[Information supplied Boundary: Start]

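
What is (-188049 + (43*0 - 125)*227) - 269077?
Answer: -485501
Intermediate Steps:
(-188049 + (43*0 - 125)*227) - 269077 = (-188049 + (0 - 125)*227) - 269077 = (-188049 - 125*227) - 269077 = (-188049 - 28375) - 269077 = -216424 - 269077 = -485501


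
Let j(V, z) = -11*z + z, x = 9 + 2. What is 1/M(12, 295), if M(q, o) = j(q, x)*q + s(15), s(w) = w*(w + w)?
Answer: -1/870 ≈ -0.0011494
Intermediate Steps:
x = 11
j(V, z) = -10*z
s(w) = 2*w**2 (s(w) = w*(2*w) = 2*w**2)
M(q, o) = 450 - 110*q (M(q, o) = (-10*11)*q + 2*15**2 = -110*q + 2*225 = -110*q + 450 = 450 - 110*q)
1/M(12, 295) = 1/(450 - 110*12) = 1/(450 - 1320) = 1/(-870) = -1/870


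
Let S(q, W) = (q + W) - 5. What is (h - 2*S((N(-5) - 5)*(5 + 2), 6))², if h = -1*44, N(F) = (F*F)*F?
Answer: 3147076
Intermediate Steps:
N(F) = F³ (N(F) = F²*F = F³)
h = -44
S(q, W) = -5 + W + q (S(q, W) = (W + q) - 5 = -5 + W + q)
(h - 2*S((N(-5) - 5)*(5 + 2), 6))² = (-44 - 2*(-5 + 6 + ((-5)³ - 5)*(5 + 2)))² = (-44 - 2*(-5 + 6 + (-125 - 5)*7))² = (-44 - 2*(-5 + 6 - 130*7))² = (-44 - 2*(-5 + 6 - 910))² = (-44 - 2*(-909))² = (-44 + 1818)² = 1774² = 3147076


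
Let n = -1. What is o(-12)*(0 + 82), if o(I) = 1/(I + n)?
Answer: -82/13 ≈ -6.3077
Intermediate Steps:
o(I) = 1/(-1 + I) (o(I) = 1/(I - 1) = 1/(-1 + I))
o(-12)*(0 + 82) = (0 + 82)/(-1 - 12) = 82/(-13) = -1/13*82 = -82/13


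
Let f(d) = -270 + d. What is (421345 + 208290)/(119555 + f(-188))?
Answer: 629635/119097 ≈ 5.2867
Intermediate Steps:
(421345 + 208290)/(119555 + f(-188)) = (421345 + 208290)/(119555 + (-270 - 188)) = 629635/(119555 - 458) = 629635/119097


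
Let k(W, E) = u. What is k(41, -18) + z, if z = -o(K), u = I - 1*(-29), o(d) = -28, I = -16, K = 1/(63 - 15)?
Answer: 41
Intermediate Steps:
K = 1/48 ≈ 0.020833
u = 13 (u = -16 - 1*(-29) = -16 + 29 = 13)
k(W, E) = 13
z = 28 (z = -1*(-28) = 28)
k(41, -18) + z = 13 + 28 = 41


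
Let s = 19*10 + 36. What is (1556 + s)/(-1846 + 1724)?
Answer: -891/61 ≈ -14.607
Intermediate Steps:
s = 226 (s = 190 + 36 = 226)
(1556 + s)/(-1846 + 1724) = (1556 + 226)/(-1846 + 1724) = 1782/(-122) = 1782*(-1/122) = -891/61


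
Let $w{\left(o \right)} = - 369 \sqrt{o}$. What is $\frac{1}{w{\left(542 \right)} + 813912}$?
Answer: $\frac{135652}{110396490747} + \frac{41 \sqrt{542}}{73597660498} \approx 1.2417 \cdot 10^{-6}$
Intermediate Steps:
$\frac{1}{w{\left(542 \right)} + 813912} = \frac{1}{- 369 \sqrt{542} + 813912} = \frac{1}{813912 - 369 \sqrt{542}}$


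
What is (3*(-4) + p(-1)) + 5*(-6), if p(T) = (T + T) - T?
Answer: -43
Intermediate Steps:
p(T) = T (p(T) = 2*T - T = T)
(3*(-4) + p(-1)) + 5*(-6) = (3*(-4) - 1) + 5*(-6) = (-12 - 1) - 30 = -13 - 30 = -43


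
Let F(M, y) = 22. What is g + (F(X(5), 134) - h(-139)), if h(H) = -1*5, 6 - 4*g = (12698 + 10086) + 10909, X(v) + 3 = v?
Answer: -33579/4 ≈ -8394.8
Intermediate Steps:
X(v) = -3 + v
g = -33687/4 (g = 3/2 - ((12698 + 10086) + 10909)/4 = 3/2 - (22784 + 10909)/4 = 3/2 - ¼*33693 = 3/2 - 33693/4 = -33687/4 ≈ -8421.8)
h(H) = -5
g + (F(X(5), 134) - h(-139)) = -33687/4 + (22 - 1*(-5)) = -33687/4 + (22 + 5) = -33687/4 + 27 = -33579/4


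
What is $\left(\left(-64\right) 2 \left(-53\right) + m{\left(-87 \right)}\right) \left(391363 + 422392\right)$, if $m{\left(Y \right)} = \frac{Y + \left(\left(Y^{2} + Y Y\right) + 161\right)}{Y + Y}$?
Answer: $\frac{474095290510}{87} \approx 5.4494 \cdot 10^{9}$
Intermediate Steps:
$m{\left(Y \right)} = \frac{161 + Y + 2 Y^{2}}{2 Y}$ ($m{\left(Y \right)} = \frac{Y + \left(\left(Y^{2} + Y^{2}\right) + 161\right)}{2 Y} = \left(Y + \left(2 Y^{2} + 161\right)\right) \frac{1}{2 Y} = \left(Y + \left(161 + 2 Y^{2}\right)\right) \frac{1}{2 Y} = \left(161 + Y + 2 Y^{2}\right) \frac{1}{2 Y} = \frac{161 + Y + 2 Y^{2}}{2 Y}$)
$\left(\left(-64\right) 2 \left(-53\right) + m{\left(-87 \right)}\right) \left(391363 + 422392\right) = \left(\left(-64\right) 2 \left(-53\right) + \left(\frac{1}{2} - 87 + \frac{161}{2 \left(-87\right)}\right)\right) \left(391363 + 422392\right) = \left(\left(-128\right) \left(-53\right) + \left(\frac{1}{2} - 87 + \frac{161}{2} \left(- \frac{1}{87}\right)\right)\right) 813755 = \left(6784 - \frac{7606}{87}\right) 813755 = \frac{582602}{87} \cdot 813755 = \frac{474095290510}{87}$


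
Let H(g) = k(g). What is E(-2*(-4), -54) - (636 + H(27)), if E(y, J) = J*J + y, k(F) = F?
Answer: 2261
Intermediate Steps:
E(y, J) = y + J² (E(y, J) = J² + y = y + J²)
H(g) = g
E(-2*(-4), -54) - (636 + H(27)) = (-2*(-4) + (-54)²) - (636 + 27) = (8 + 2916) - 1*663 = 2924 - 663 = 2261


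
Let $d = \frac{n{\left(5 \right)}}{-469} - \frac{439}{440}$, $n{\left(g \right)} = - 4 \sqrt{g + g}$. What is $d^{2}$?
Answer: $\frac{42422079881}{42584449600} - \frac{439 \sqrt{10}}{25795} \approx 0.94237$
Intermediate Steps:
$n{\left(g \right)} = - 4 \sqrt{2} \sqrt{g}$ ($n{\left(g \right)} = - 4 \sqrt{2 g} = - 4 \sqrt{2} \sqrt{g}$)
$d = - \frac{439}{440} + \frac{4 \sqrt{10}}{469}$ ($d = \frac{\left(-4\right) \sqrt{2} \sqrt{5}}{-469} - \frac{439}{440} = - 4 \sqrt{10} \left(- \frac{1}{469}\right) - \frac{439}{440} = \frac{4 \sqrt{10}}{469} - \frac{439}{440} = - \frac{439}{440} + \frac{4 \sqrt{10}}{469} \approx -0.97076$)
$d^{2} = \left(- \frac{439}{440} + \frac{4 \sqrt{10}}{469}\right)^{2}$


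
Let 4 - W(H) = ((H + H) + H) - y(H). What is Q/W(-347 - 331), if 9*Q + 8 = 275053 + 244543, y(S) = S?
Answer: 849/20 ≈ 42.450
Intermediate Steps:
Q = 57732 (Q = -8/9 + (275053 + 244543)/9 = -8/9 + (1/9)*519596 = -8/9 + 519596/9 = 57732)
W(H) = 4 - 2*H (W(H) = 4 - (((H + H) + H) - H) = 4 - ((2*H + H) - H) = 4 - (3*H - H) = 4 - 2*H)
Q/W(-347 - 331) = 57732/(4 - 2*(-347 - 331)) = 57732/(4 - 2*(-678)) = 57732/(4 + 1356) = 57732/1360 = 57732*(1/1360) = 849/20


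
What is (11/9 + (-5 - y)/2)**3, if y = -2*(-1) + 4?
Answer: -456533/5832 ≈ -78.281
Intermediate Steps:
y = 6 (y = 2 + 4 = 6)
(11/9 + (-5 - y)/2)**3 = (11/9 + (-5 - 1*6)/2)**3 = (11*(1/9) + (-5 - 6)*(1/2))**3 = (11/9 - 11*1/2)**3 = (11/9 - 11/2)**3 = (-77/18)**3 = -456533/5832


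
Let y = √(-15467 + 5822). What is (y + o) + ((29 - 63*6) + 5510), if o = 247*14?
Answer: 8619 + I*√9645 ≈ 8619.0 + 98.209*I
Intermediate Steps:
y = I*√9645 (y = √(-9645) = I*√9645 ≈ 98.209*I)
o = 3458
(y + o) + ((29 - 63*6) + 5510) = (I*√9645 + 3458) + ((29 - 63*6) + 5510) = (3458 + I*√9645) + ((29 - 378) + 5510) = (3458 + I*√9645) + (-349 + 5510) = (3458 + I*√9645) + 5161 = 8619 + I*√9645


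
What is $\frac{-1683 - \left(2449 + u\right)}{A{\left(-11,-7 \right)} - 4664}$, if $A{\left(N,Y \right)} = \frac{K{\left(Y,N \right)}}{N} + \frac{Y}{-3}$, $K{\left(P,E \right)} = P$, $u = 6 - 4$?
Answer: $\frac{68211}{76907} \approx 0.88693$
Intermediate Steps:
$u = 2$ ($u = 6 - 4 = 2$)
$A{\left(N,Y \right)} = - \frac{Y}{3} + \frac{Y}{N}$ ($A{\left(N,Y \right)} = \frac{Y}{N} + \frac{Y}{-3} = \frac{Y}{N} + Y \left(- \frac{1}{3}\right) = \frac{Y}{N} - \frac{Y}{3} = - \frac{Y}{3} + \frac{Y}{N}$)
$\frac{-1683 - \left(2449 + u\right)}{A{\left(-11,-7 \right)} - 4664} = \frac{-1683 + \left(-2494 + \left(45 - 2\right)\right)}{\left(\left(- \frac{1}{3}\right) \left(-7\right) - \frac{7}{-11}\right) - 4664} = \frac{-1683 + \left(-2494 + \left(45 - 2\right)\right)}{\left(\frac{7}{3} - - \frac{7}{11}\right) - 4664} = \frac{-1683 + \left(-2494 + 43\right)}{\left(\frac{7}{3} + \frac{7}{11}\right) - 4664} = \frac{-1683 - 2451}{\frac{98}{33} - 4664} = - \frac{4134}{- \frac{153814}{33}} = \left(-4134\right) \left(- \frac{33}{153814}\right) = \frac{68211}{76907}$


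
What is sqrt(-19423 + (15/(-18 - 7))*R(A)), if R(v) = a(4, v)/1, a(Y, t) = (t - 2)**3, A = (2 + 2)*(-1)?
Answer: I*sqrt(482335)/5 ≈ 138.9*I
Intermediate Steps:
A = -4 (A = 4*(-1) = -4)
a(Y, t) = (-2 + t)**3
R(v) = (-2 + v)**3 (R(v) = (-2 + v)**3/1 = (-2 + v)**3*1 = (-2 + v)**3)
sqrt(-19423 + (15/(-18 - 7))*R(A)) = sqrt(-19423 + (15/(-18 - 7))*(-2 - 4)**3) = sqrt(-19423 + (15/(-25))*(-6)**3) = sqrt(-19423 + (15*(-1/25))*(-216)) = sqrt(-19423 - 3/5*(-216)) = sqrt(-19423 + 648/5) = sqrt(-96467/5) = I*sqrt(482335)/5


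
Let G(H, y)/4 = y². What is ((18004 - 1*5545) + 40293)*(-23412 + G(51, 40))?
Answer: -897417024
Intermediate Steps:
G(H, y) = 4*y²
((18004 - 1*5545) + 40293)*(-23412 + G(51, 40)) = ((18004 - 1*5545) + 40293)*(-23412 + 4*40²) = ((18004 - 5545) + 40293)*(-23412 + 4*1600) = (12459 + 40293)*(-23412 + 6400) = 52752*(-17012) = -897417024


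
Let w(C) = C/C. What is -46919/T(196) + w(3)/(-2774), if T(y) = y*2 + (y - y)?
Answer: -65076849/543704 ≈ -119.69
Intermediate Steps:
w(C) = 1
T(y) = 2*y (T(y) = 2*y + 0 = 2*y)
-46919/T(196) + w(3)/(-2774) = -46919/(2*196) + 1/(-2774) = -46919/392 + 1*(-1/2774) = -46919*1/392 - 1/2774 = -46919/392 - 1/2774 = -65076849/543704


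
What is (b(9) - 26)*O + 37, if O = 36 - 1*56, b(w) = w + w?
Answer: 197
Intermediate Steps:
b(w) = 2*w
O = -20 (O = 36 - 56 = -20)
(b(9) - 26)*O + 37 = (2*9 - 26)*(-20) + 37 = (18 - 26)*(-20) + 37 = -8*(-20) + 37 = 160 + 37 = 197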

[Information supplied Boundary: End]

**Your assignment:** Copy only this part of the entries above: the line with "Let n = -1.", the line with "Let s = 19*10", and the lines between, all exactly as written.

**Response below:**
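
Let n = -1. What is o(-12)*(0 + 82), if o(I) = 1/(I + n)?
Answer: -82/13 ≈ -6.3077
Intermediate Steps:
o(I) = 1/(-1 + I) (o(I) = 1/(I - 1) = 1/(-1 + I))
o(-12)*(0 + 82) = (0 + 82)/(-1 - 12) = 82/(-13) = -1/13*82 = -82/13


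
Let f(d) = -270 + d. What is (421345 + 208290)/(119555 + f(-188))?
Answer: 629635/119097 ≈ 5.2867
Intermediate Steps:
(421345 + 208290)/(119555 + f(-188)) = (421345 + 208290)/(119555 + (-270 - 188)) = 629635/(119555 - 458) = 629635/119097


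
Let k(W, E) = u. What is k(41, -18) + z, if z = -o(K), u = I - 1*(-29), o(d) = -28, I = -16, K = 1/(63 - 15)?
Answer: 41
Intermediate Steps:
K = 1/48 ≈ 0.020833
u = 13 (u = -16 - 1*(-29) = -16 + 29 = 13)
k(W, E) = 13
z = 28 (z = -1*(-28) = 28)
k(41, -18) + z = 13 + 28 = 41


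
Let s = 19*10 + 36. What is (1556 + s)/(-1846 + 1724)?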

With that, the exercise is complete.